=== Record extracts ===
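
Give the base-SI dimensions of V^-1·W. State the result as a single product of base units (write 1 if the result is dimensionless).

A

V = W/A (potential = power per current),
    = kg·m²·s⁻³·A⁻¹.
So V⁻¹ = kg⁻¹·m⁻²·s³·A.
W = J/s (power = energy per time),
    = kg·m²·s⁻³.
Combining: V⁻¹·W = (kg⁻¹·m⁻²·s³·A) · (kg·m²·s⁻³) = A.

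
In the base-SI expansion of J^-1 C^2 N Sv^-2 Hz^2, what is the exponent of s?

J = N·m (work = force × distance),
    = kg·m²·s⁻².
So J⁻¹ = kg⁻¹·m⁻²·s².
C = A·s = s·A (charge = current × time).
So C² = s²·A².
N = kg·m/s² = kg·m·s⁻² (force = mass × acceleration).
Sv = J/kg (equivalent dose = energy per mass),
    = m²·s⁻².
So Sv⁻² = m⁻⁴·s⁴.
Hz = 1/s = s⁻¹ (frequency is cycles per second).
So Hz² = s⁻².
Combining: J⁻¹·C²·N·Sv⁻²·Hz² = (kg⁻¹·m⁻²·s²) · (s²·A²) · (kg·m·s⁻²) · (m⁻⁴·s⁴) · s⁻² = m⁻⁵·s⁴·A².
The exponent of s is 4.

4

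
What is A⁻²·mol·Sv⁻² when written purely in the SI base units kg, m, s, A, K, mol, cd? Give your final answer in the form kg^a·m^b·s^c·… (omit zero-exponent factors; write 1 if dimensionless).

Sv = J/kg (equivalent dose = energy per mass),
    = m²·s⁻².
So Sv⁻² = m⁻⁴·s⁴.
Combining: A⁻²·mol·Sv⁻² = A⁻² · mol · (m⁻⁴·s⁴) = m⁻⁴·s⁴·A⁻²·mol.

m⁻⁴·s⁴·A⁻²·mol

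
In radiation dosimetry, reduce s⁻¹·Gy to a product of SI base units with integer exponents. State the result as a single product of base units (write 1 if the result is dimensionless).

Gy = J/kg (absorbed dose = energy per mass),
    = m²·s⁻².
Combining: s⁻¹·Gy = s⁻¹ · (m²·s⁻²) = m²·s⁻³.

m²·s⁻³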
===
§ Task requirements:
Now repeat the data exactly, keeping every line.

§ Solution to this problem:
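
Give the base-SI dimensions of V^-1·W. State the result as a single product of base units (write 1 if the result is dimensionless).

A

V = W/A (potential = power per current),
    = kg·m²·s⁻³·A⁻¹.
So V⁻¹ = kg⁻¹·m⁻²·s³·A.
W = J/s (power = energy per time),
    = kg·m²·s⁻³.
Combining: V⁻¹·W = (kg⁻¹·m⁻²·s³·A) · (kg·m²·s⁻³) = A.

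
In the base-SI expansion of J^-1 C^2 N Sv^-2 Hz^2, what is the exponent of s?

J = N·m (work = force × distance),
    = kg·m²·s⁻².
So J⁻¹ = kg⁻¹·m⁻²·s².
C = A·s = s·A (charge = current × time).
So C² = s²·A².
N = kg·m/s² = kg·m·s⁻² (force = mass × acceleration).
Sv = J/kg (equivalent dose = energy per mass),
    = m²·s⁻².
So Sv⁻² = m⁻⁴·s⁴.
Hz = 1/s = s⁻¹ (frequency is cycles per second).
So Hz² = s⁻².
Combining: J⁻¹·C²·N·Sv⁻²·Hz² = (kg⁻¹·m⁻²·s²) · (s²·A²) · (kg·m·s⁻²) · (m⁻⁴·s⁴) · s⁻² = m⁻⁵·s⁴·A².
The exponent of s is 4.

4

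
What is A⁻²·mol·Sv⁻² when written purely in the SI base units kg, m, s, A, K, mol, cd? Give your final answer in the form kg^a·m^b·s^c·… (omit zero-exponent factors; write 1 if dimensionless).

Sv = J/kg (equivalent dose = energy per mass),
    = m²·s⁻².
So Sv⁻² = m⁻⁴·s⁴.
Combining: A⁻²·mol·Sv⁻² = A⁻² · mol · (m⁻⁴·s⁴) = m⁻⁴·s⁴·A⁻²·mol.

m⁻⁴·s⁴·A⁻²·mol

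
In radiation dosimetry, reduce s⁻¹·Gy to a product of SI base units with integer exponents. State the result as a single product of base units (write 1 if the result is dimensionless).

Gy = J/kg (absorbed dose = energy per mass),
    = m²·s⁻².
Combining: s⁻¹·Gy = s⁻¹ · (m²·s⁻²) = m²·s⁻³.

m²·s⁻³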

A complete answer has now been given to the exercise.